- To do
Among the entries below, count the lines with "matrix" in them and state the total without comment.

- Exercise data
┌────────

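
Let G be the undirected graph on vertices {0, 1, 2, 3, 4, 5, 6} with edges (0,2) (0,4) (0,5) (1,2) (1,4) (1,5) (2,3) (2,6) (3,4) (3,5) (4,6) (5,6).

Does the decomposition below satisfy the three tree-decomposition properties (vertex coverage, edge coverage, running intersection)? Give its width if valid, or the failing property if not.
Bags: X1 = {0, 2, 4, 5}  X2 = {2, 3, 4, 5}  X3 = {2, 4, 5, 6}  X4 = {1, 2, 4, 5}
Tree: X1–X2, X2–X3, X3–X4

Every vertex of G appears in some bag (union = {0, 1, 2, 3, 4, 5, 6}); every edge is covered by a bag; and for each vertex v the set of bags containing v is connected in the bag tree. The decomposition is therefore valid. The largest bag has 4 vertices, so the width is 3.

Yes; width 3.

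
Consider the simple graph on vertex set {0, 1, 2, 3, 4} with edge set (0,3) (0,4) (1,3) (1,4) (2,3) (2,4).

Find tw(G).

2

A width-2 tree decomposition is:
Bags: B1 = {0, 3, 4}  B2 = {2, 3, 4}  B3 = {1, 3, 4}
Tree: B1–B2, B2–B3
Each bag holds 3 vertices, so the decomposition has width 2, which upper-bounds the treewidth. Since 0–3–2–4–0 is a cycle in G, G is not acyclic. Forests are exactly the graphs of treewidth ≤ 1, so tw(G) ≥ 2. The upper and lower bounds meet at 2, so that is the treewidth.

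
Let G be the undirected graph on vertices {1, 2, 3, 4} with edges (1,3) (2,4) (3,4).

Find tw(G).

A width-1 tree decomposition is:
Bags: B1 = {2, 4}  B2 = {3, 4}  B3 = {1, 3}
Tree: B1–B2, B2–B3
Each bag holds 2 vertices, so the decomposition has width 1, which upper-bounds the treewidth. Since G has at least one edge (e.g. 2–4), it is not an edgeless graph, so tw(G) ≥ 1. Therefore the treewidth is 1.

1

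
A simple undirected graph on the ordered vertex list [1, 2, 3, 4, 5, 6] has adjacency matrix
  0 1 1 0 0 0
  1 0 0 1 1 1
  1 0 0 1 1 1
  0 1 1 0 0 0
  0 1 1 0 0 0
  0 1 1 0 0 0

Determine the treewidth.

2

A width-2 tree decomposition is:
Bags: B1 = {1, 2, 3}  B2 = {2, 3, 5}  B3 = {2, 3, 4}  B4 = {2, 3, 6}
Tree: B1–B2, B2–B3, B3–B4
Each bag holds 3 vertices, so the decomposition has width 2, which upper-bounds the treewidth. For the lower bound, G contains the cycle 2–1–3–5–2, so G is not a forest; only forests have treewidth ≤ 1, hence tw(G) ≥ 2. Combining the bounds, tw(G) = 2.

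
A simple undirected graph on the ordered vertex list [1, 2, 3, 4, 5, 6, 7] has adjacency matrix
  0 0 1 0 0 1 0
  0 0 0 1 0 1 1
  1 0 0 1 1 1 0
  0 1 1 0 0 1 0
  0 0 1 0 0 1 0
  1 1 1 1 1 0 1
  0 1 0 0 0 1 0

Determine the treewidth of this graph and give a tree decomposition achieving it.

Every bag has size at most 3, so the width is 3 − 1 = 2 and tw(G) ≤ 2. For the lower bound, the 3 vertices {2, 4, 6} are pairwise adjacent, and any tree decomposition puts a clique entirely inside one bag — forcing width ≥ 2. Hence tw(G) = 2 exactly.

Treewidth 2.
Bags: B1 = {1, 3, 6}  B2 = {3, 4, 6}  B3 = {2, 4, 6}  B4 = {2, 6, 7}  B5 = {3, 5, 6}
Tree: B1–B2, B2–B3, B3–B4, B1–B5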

└────────

- Result of this task
2